DIRECTIONS:
Go through the data from its first line and retype each line, stopping once the line containing "865,244 per year." has been retyped.

Stored data
-*-*-

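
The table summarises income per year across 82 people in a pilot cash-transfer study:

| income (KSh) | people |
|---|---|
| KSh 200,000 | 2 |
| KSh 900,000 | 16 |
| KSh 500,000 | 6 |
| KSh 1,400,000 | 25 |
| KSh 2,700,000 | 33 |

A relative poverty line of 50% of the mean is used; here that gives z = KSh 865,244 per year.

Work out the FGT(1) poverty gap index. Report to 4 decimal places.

0.0496

Poor units: 2×KSh 200,000, 6×KSh 500,000 (q = 8 of N = 82).
Gap ratios (z−y)/z: (865244−200000)/865244 = 0.7689 (×2); (865244−500000)/865244 = 0.4221 (×6).
Σ = 4.070473. Dividing by the full population N = 82 gives P₁ = 0.0496.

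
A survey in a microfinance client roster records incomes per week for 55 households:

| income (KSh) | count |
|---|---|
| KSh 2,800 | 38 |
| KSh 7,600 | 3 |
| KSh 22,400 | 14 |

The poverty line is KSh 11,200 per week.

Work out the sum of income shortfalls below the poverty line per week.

Incomes under z: 38×KSh 2,800, 3×KSh 7,600 (q = 41 of N = 55).
Individual gaps: 38×(11200−2800) = 319200; 3×(11200−7600) = 10800.
Aggregate gap = KSh 330,000.

KSh 330,000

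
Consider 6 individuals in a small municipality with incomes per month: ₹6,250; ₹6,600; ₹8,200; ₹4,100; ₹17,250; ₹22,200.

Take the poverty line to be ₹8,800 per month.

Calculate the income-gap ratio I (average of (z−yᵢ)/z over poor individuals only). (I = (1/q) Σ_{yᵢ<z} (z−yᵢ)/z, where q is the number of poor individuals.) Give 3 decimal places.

0.286

Incomes under z: ₹4,100, ₹6,250, ₹6,600, ₹8,200 (q = 4 of N = 6).
Relative gaps: 0.5341, 0.2898, 0.2500, 0.0682; sum = 1.142045.
The income-gap ratio divides by q (the poor only): 1.142045 / 4 = 0.286.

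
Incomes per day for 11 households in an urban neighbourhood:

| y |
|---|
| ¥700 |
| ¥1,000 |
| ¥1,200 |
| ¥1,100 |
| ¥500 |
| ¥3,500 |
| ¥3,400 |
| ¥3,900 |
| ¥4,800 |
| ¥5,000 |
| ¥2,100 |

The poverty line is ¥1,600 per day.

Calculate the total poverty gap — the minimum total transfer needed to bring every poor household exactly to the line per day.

Below the line: ¥500, ¥700, ¥1,000, ¥1,100, ¥1,200 (q = 5 of N = 11).
Individual gaps: 1600−500 = 1100; 1600−700 = 900; 1600−1000 = 600; 1600−1100 = 500; 1600−1200 = 400.
Aggregate gap = ¥3,500.

¥3,500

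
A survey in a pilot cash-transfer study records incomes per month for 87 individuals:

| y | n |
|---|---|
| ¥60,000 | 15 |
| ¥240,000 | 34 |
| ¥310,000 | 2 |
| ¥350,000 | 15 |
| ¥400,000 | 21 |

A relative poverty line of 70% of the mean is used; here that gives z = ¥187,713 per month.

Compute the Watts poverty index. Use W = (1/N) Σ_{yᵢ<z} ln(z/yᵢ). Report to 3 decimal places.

0.197

Incomes under z: 15×¥60,000 (q = 15 of N = 87).
Log gaps: ln(187713/60000) = 1.1406 (×15).
W = 17.108545 / 87 = 0.197.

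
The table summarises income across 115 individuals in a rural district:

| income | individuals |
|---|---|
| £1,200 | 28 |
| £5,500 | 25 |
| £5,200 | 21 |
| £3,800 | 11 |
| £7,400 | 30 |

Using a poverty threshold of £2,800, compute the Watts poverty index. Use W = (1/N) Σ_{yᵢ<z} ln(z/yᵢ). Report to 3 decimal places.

0.206

Below the line: 28×£1,200 (q = 28 of N = 115).
Log shortfalls: ln(2800/1200) = 0.8473 (×28).
W = 23.724340 / 115 = 0.206.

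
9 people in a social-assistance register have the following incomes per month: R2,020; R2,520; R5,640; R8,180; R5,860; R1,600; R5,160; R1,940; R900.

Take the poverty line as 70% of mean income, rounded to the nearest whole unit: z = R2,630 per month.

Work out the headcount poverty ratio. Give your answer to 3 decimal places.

0.556

5 of the 9 people have income below R2,630.
H = 5/9 = 0.556.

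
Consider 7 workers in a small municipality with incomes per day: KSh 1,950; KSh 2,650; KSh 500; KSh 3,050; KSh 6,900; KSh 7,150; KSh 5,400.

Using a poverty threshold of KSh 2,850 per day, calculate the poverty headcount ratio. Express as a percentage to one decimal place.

42.9%

3 of the 7 workers have income below KSh 2,850.
H = 3/7 = 42.9%.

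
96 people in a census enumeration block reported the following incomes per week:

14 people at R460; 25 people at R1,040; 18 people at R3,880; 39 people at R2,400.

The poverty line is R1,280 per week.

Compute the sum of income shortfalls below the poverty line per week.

R17,480

Below the line: 14×R460, 25×R1,040 (q = 39 of N = 96).
Individual gaps: 14×(1280−460) = 11480; 25×(1280−1040) = 6000.
Aggregate gap = R17,480.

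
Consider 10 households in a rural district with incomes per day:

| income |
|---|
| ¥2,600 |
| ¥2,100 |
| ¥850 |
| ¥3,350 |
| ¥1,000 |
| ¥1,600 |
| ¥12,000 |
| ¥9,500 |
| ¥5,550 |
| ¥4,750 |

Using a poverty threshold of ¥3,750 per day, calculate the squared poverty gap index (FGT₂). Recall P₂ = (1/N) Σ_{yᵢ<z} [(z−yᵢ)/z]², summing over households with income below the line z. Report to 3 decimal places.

Incomes under z: ¥850, ¥1,000, ¥1,600, ¥2,100, ¥2,600, ¥3,350 (q = 6 of N = 10).
Shortfall ratios: (3750−850)/3750 = 0.7733; (3750−1000)/3750 = 0.7333; (3750−1600)/3750 = 0.5733; (3750−2100)/3750 = 0.4400; (3750−2600)/3750 = 0.3067; (3750−3350)/3750 = 0.1067.
Squared: 0.5980; 0.5378; 0.3287; 0.1936; 0.0940; 0.0114.
Sum = 1.763556; P₂ = 1.763556 / 10 = 0.176.

0.176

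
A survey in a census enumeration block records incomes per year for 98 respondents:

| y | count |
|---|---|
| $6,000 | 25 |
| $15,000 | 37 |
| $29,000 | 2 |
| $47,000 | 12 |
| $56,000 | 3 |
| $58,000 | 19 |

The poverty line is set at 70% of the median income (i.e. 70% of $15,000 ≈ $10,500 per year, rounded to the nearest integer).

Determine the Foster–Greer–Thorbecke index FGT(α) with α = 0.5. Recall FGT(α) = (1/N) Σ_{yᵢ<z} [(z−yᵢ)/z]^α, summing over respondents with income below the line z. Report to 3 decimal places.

0.167

Poor units: 25×$6,000 (q = 25 of N = 98).
Gap ratios (z−y)/z: (10500−6000)/10500 = 0.4286 (×25).
Raised to α = 0.5: 0.65465 (×25).
Sum = 16.366342; FGT(0.5) = 16.366342 / 98 = 0.167.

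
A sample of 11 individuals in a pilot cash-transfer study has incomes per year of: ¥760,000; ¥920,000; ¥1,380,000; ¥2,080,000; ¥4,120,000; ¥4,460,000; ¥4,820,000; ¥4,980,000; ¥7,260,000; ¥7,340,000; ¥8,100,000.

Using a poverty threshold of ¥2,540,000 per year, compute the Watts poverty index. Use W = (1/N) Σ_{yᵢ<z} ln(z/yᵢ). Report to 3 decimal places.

0.276

Below z: ¥760,000, ¥920,000, ¥1,380,000, ¥2,080,000 (q = 4 of N = 11).
Log shortfalls: ln(2540000/760000) = 1.2066; ln(2540000/920000) = 1.0155; ln(2540000/1380000) = 0.6101; ln(2540000/2080000) = 0.1998.
W = 3.032023 / 11 = 0.276.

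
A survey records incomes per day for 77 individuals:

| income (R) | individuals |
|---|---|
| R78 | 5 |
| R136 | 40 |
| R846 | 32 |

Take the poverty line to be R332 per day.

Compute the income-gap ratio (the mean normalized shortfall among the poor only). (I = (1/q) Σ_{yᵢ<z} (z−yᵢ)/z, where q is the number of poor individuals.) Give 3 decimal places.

Poor units: 5×R78, 40×R136 (q = 45 of N = 77).
Relative gaps: 0.7651 (×5), 0.5904 (×40); sum = 27.439759.
I averages over the q = 45 poor units only: 27.439759 / 45 = 0.610.

0.610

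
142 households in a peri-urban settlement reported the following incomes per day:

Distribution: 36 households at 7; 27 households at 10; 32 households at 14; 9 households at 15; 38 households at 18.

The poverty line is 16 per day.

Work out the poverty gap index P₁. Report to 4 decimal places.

Below z: 36×7, 27×10, 32×14, 9×15 (q = 104 of N = 142).
Normalized shortfalls: (16−7)/16 = 0.5625 (×36); (16−10)/16 = 0.3750 (×27); (16−14)/16 = 0.1250 (×32); (16−15)/16 = 0.0625 (×9).
Sum of shortfalls = 34.937500; P₁ averages over all N: 34.937500 / 142 = 0.2460.

0.2460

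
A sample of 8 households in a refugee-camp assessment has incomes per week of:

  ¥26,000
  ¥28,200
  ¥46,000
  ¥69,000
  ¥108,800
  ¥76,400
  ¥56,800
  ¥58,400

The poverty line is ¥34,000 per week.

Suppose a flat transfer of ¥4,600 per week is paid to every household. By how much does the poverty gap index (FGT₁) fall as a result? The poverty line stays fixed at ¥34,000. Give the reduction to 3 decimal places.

0.034

Before: below the line — ¥26,000, ¥28,200; poverty gap index (FGT₁) = 0.05074.
After the ¥4,600 transfer: below the line — ¥30,600, ¥32,800; poverty gap index (FGT₁) = 0.01691.
Reduction = 0.05074 − 0.01691 = 0.034.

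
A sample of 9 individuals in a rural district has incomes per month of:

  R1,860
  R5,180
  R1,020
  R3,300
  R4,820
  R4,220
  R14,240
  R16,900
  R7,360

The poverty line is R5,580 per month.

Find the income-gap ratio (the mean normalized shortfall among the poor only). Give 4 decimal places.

Incomes under z: R1,020, R1,860, R3,300, R4,220, R4,820, R5,180 (q = 6 of N = 9).
Relative gaps: 0.8172, 0.6667, 0.4086, 0.2437, 0.1362, 0.0717; sum = 2.344086.
I averages over the q = 6 poor units only: 2.344086 / 6 = 0.3907.

0.3907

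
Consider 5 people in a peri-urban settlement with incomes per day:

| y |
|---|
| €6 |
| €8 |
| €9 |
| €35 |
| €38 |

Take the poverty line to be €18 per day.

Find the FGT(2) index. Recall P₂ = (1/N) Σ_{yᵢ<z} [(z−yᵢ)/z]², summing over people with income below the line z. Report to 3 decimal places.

0.201

Below z: €6, €8, €9 (q = 3 of N = 5).
Normalized shortfalls: (18−6)/18 = 0.6667; (18−8)/18 = 0.5556; (18−9)/18 = 0.5000.
Squared: 0.4444; 0.3086; 0.2500.
Sum = 1.003086; P₂ = 1.003086 / 5 = 0.201.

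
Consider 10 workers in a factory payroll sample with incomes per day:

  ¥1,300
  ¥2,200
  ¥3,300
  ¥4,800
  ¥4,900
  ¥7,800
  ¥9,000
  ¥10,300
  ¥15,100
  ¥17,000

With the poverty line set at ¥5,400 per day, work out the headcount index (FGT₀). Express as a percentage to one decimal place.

5 of the 10 workers have income below ¥5,400.
H = 5/10 = 50.0%.

50.0%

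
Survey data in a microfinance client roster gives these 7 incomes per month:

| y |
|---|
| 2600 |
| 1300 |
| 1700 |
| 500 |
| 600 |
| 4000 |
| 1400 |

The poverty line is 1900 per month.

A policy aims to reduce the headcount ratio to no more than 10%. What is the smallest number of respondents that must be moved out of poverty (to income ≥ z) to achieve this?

5

5 of the 7 respondents are poor, so H = 5/7 = 0.714.
A headcount ratio of at most 10% allows at most ⌊0.10 × 7⌋ = 0 poor respondents.
So at least 5 − 0 = 5 must be lifted.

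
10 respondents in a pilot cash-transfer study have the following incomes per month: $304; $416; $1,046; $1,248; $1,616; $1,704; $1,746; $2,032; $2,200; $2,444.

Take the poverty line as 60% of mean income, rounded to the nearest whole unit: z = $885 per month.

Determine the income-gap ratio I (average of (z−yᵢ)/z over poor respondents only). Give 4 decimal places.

Below the line: $304, $416 (q = 2 of N = 10).
Relative gaps: 0.6565, 0.5299; sum = 1.186441.
I averages over the q = 2 poor units only: 1.186441 / 2 = 0.5932.

0.5932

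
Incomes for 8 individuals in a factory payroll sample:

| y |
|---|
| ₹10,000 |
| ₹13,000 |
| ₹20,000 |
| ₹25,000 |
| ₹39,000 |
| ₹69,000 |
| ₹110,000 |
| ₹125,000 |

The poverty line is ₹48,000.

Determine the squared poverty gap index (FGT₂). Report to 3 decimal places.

Poor units: ₹10,000, ₹13,000, ₹20,000, ₹25,000, ₹39,000 (q = 5 of N = 8).
Normalized shortfalls: (48000−10000)/48000 = 0.7917; (48000−13000)/48000 = 0.7292; (48000−20000)/48000 = 0.5833; (48000−25000)/48000 = 0.4792; (48000−39000)/48000 = 0.1875.
Squared: 0.6267; 0.5317; 0.3403; 0.2296; 0.0352.
Sum = 1.763455; P₂ = 1.763455 / 8 = 0.220.

0.220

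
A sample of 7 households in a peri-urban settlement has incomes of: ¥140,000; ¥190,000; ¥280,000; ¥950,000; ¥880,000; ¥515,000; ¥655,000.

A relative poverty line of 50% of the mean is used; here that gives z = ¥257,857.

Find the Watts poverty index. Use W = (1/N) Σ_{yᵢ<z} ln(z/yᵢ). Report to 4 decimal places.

Incomes under z: ¥140,000, ¥190,000 (q = 2 of N = 7).
Log shortfalls: ln(257857/140000) = 0.6108; ln(257857/190000) = 0.3054.
W = 0.916144 / 7 = 0.1309.

0.1309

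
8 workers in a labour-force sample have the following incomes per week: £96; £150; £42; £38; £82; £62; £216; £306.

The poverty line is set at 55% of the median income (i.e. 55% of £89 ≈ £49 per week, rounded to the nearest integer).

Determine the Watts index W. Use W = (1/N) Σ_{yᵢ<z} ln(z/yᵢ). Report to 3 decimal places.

Below the line: £38, £42 (q = 2 of N = 8).
Log shortfalls: ln(49/38) = 0.2542; ln(49/42) = 0.1542.
W = 0.408385 / 8 = 0.051.

0.051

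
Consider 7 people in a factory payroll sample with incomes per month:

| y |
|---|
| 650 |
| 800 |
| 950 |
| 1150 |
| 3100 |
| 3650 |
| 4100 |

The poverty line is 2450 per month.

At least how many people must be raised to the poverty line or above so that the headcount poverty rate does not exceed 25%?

Currently q = 4 of N = 7 are below the line (H = 0.571).
A headcount ratio of at most 25% allows at most ⌊0.25 × 7⌋ = 1 poor people.
So at least 4 − 1 = 3 must be lifted.

3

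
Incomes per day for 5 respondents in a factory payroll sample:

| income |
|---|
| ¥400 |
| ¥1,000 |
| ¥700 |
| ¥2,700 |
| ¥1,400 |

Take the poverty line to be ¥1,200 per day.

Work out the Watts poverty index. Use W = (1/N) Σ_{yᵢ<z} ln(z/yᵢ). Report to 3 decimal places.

0.364

Below the line: ¥400, ¥700, ¥1,000 (q = 3 of N = 5).
Log gaps: ln(1200/400) = 1.0986; ln(1200/700) = 0.5390; ln(1200/1000) = 0.1823.
W = 1.819930 / 5 = 0.364.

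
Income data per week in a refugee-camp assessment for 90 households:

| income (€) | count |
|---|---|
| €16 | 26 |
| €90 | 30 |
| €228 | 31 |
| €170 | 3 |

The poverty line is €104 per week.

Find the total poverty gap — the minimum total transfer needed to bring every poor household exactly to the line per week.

Incomes under z: 26×€16, 30×€90 (q = 56 of N = 90).
Individual gaps: 26×(104−16) = 2288; 30×(104−90) = 420.
Aggregate gap = €2,708.

€2,708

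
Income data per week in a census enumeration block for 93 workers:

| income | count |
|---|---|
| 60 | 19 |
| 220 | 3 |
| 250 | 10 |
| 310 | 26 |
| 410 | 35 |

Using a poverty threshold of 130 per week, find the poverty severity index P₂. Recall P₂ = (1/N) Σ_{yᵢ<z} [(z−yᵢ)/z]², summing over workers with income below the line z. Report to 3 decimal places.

Below z: 19×60 (q = 19 of N = 93).
Normalized shortfalls: (130−60)/130 = 0.5385 (×19).
Squared: 0.2899 (×19).
Sum = 5.508876; P₂ = 5.508876 / 93 = 0.059.

0.059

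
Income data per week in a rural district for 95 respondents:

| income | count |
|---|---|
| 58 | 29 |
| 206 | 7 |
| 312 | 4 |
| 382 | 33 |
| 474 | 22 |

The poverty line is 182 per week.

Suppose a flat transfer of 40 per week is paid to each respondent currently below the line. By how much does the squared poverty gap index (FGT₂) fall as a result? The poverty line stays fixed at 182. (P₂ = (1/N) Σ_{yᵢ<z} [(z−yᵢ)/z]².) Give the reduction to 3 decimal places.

0.077

Before: below the line — 29×58; squared poverty gap index (FGT₂) = 0.14170.
After the 40 transfer: below the line — 29×98; squared poverty gap index (FGT₂) = 0.06503.
Reduction = 0.14170 − 0.06503 = 0.077.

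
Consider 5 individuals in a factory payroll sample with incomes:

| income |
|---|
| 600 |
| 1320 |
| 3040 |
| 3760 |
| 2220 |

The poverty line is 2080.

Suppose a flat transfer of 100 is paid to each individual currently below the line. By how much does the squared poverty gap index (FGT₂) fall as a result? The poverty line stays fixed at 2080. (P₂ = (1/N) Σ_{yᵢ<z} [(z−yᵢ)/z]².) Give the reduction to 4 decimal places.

0.0198

Before: below the line — 600, 1320; squared poverty gap index (FGT₂) = 0.127959.
After the 100 transfer: below the line — 700, 1420; squared poverty gap index (FGT₂) = 0.108173.
Reduction = 0.127959 − 0.108173 = 0.0198.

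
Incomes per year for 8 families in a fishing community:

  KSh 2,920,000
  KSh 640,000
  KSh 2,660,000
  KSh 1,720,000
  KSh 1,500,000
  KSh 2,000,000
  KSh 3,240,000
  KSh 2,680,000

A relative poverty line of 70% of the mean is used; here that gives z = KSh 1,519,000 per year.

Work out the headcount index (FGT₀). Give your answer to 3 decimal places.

2 of the 8 families have income below KSh 1,519,000.
H = 2/8 = 0.250.

0.250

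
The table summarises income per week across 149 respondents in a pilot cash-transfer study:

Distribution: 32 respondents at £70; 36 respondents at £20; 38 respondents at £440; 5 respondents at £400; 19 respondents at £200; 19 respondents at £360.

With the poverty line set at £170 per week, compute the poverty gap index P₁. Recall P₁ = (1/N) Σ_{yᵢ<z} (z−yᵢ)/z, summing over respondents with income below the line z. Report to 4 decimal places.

0.3395

Incomes under z: 36×£20, 32×£70 (q = 68 of N = 149).
Normalized shortfalls: (170−20)/170 = 0.8824 (×36); (170−70)/170 = 0.5882 (×32).
Σ = 50.588235. Dividing by the full population N = 149 gives P₁ = 0.3395.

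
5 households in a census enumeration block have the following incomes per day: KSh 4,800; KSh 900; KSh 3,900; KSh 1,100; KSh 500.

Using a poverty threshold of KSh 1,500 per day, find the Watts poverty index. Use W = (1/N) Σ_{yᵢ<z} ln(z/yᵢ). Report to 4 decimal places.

0.3839

Incomes under z: KSh 500, KSh 900, KSh 1,100 (q = 3 of N = 5).
Log shortfalls: ln(1500/500) = 1.0986; ln(1500/900) = 0.5108; ln(1500/1100) = 0.3102.
W = 1.919593 / 5 = 0.3839.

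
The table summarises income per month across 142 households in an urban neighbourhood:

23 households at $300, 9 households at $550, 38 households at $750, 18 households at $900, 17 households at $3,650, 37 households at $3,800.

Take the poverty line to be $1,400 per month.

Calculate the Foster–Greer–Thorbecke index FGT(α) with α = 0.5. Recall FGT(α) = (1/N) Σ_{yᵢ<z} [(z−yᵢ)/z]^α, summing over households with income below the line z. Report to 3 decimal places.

0.451

Incomes under z: 23×$300, 9×$550, 38×$750, 18×$900 (q = 88 of N = 142).
Relative gaps: (1400−300)/1400 = 0.7857 (×23); (1400−550)/1400 = 0.6071 (×9); (1400−750)/1400 = 0.4643 (×38); (1400−900)/1400 = 0.3571 (×18).
Raised to α = 0.5: 0.88641 (×23); 0.77919 (×9); 0.68139 (×38); 0.59761 (×18).
Sum = 64.049757; FGT(0.5) = 64.049757 / 142 = 0.451.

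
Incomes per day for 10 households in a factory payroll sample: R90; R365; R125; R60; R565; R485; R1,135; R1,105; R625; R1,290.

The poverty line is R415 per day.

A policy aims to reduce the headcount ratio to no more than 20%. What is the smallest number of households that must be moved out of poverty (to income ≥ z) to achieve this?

Currently q = 4 of N = 10 are below the line (H = 0.400).
A headcount ratio of at most 20% allows at most ⌊0.20 × 10⌋ = 2 poor households.
So at least 4 − 2 = 2 must be lifted.

2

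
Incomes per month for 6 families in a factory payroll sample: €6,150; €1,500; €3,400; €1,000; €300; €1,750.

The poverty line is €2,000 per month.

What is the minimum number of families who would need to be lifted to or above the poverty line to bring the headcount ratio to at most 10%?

4

Currently q = 4 of N = 6 are below the line (H = 0.667).
A headcount ratio of at most 10% allows at most ⌊0.10 × 6⌋ = 0 poor families.
So at least 4 − 0 = 4 must be lifted.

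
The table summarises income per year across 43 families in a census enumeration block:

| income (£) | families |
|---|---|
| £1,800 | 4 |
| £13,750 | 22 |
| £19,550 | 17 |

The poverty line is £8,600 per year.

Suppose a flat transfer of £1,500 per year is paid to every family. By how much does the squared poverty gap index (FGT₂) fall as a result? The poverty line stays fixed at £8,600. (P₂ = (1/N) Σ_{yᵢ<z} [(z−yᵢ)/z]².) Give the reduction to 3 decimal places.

0.023

Before: below the line — 4×£1,800; squared poverty gap index (FGT₂) = 0.05816.
After the £1,500 transfer: below the line — 4×£3,300; squared poverty gap index (FGT₂) = 0.03533.
Reduction = 0.05816 − 0.03533 = 0.023.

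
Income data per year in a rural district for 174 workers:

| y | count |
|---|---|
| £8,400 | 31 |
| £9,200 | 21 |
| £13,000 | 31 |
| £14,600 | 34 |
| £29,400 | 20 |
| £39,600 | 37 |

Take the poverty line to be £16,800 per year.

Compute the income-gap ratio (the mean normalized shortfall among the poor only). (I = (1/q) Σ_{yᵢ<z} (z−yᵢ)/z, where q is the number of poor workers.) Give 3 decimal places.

Below the line: 31×£8,400, 21×£9,200, 31×£13,000, 34×£14,600 (q = 117 of N = 174).
Relative gaps: 0.5000 (×31), 0.4524 (×21), 0.2262 (×31), 0.1310 (×34); sum = 36.464286.
I averages over the q = 117 poor units only: 36.464286 / 117 = 0.312.

0.312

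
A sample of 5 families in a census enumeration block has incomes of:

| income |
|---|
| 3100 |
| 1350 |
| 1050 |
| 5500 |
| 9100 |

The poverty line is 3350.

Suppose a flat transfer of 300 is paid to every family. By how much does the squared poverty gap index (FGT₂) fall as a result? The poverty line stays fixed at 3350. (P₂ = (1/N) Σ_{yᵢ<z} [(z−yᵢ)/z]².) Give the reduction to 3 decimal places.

Before: below the line — 1050, 1350, 3100; squared poverty gap index (FGT₂) = 0.16667.
After the 300 transfer: below the line — 1350, 1650; squared poverty gap index (FGT₂) = 0.12279.
Reduction = 0.16667 − 0.12279 = 0.044.

0.044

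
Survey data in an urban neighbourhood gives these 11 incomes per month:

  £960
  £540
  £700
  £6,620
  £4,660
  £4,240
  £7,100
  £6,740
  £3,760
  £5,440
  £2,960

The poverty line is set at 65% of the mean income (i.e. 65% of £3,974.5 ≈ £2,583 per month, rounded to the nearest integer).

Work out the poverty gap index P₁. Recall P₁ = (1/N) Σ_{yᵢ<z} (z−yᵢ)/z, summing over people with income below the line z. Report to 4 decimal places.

0.1953

Below the line: £540, £700, £960 (q = 3 of N = 11).
Gap ratios (z−y)/z: (2583−540)/2583 = 0.7909; (2583−700)/2583 = 0.7290; (2583−960)/2583 = 0.6283.
Sum of shortfalls = 2.148277; P₁ averages over all N: 2.148277 / 11 = 0.1953.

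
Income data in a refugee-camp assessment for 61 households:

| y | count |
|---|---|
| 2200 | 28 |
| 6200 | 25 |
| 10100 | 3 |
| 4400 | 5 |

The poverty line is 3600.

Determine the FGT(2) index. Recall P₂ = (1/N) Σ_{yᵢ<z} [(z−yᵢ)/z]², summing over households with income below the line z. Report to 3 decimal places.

0.069

Below the line: 28×2200 (q = 28 of N = 61).
Relative gaps: (3600−2200)/3600 = 0.3889 (×28).
Squared: 0.1512 (×28).
Sum = 4.234568; P₂ = 4.234568 / 61 = 0.069.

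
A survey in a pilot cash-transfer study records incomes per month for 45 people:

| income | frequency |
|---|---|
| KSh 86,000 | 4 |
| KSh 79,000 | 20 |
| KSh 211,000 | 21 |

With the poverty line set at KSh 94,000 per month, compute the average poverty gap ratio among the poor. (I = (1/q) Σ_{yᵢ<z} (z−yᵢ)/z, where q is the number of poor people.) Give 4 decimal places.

Below z: 20×KSh 79,000, 4×KSh 86,000 (q = 24 of N = 45).
Shortfall ratios (z−y)/z: 0.1596 (×20), 0.0851 (×4); sum = 3.531915.
The income-gap ratio divides by q (the poor only): 3.531915 / 24 = 0.1472.

0.1472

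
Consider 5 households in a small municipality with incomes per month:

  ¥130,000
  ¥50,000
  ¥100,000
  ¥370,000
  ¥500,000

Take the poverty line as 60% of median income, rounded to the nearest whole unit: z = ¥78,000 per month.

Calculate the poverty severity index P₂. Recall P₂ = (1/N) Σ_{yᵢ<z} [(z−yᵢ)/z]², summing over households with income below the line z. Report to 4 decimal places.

Below the line: ¥50,000 (q = 1 of N = 5).
Shortfall ratios: (78000−50000)/78000 = 0.3590.
Squared: 0.1289.
Sum = 0.128863; P₂ = 0.128863 / 5 = 0.0258.

0.0258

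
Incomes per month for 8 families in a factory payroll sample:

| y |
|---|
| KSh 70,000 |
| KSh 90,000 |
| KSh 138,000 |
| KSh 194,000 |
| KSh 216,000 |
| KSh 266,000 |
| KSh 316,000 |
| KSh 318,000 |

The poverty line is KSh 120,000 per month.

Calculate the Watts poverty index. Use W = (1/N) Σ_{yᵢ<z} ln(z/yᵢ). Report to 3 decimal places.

Below z: KSh 70,000, KSh 90,000 (q = 2 of N = 8).
ln(z/y) terms: ln(120000/70000) = 0.5390; ln(120000/90000) = 0.2877.
W = 0.826679 / 8 = 0.103.

0.103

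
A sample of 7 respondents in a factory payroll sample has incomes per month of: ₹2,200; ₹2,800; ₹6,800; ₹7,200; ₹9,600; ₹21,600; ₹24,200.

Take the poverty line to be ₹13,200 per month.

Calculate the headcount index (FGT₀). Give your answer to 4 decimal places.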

-*-*-

ANSWER FOR THIS EXERCISE:
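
The table summarises income per year across 82 people in a pilot cash-transfer study:

| income (KSh) | people |
|---|---|
| KSh 200,000 | 2 |
| KSh 900,000 | 16 |
| KSh 500,000 | 6 |
| KSh 1,400,000 | 25 |
| KSh 2,700,000 | 33 |

A relative poverty line of 50% of the mean is used; here that gives z = KSh 865,244 per year.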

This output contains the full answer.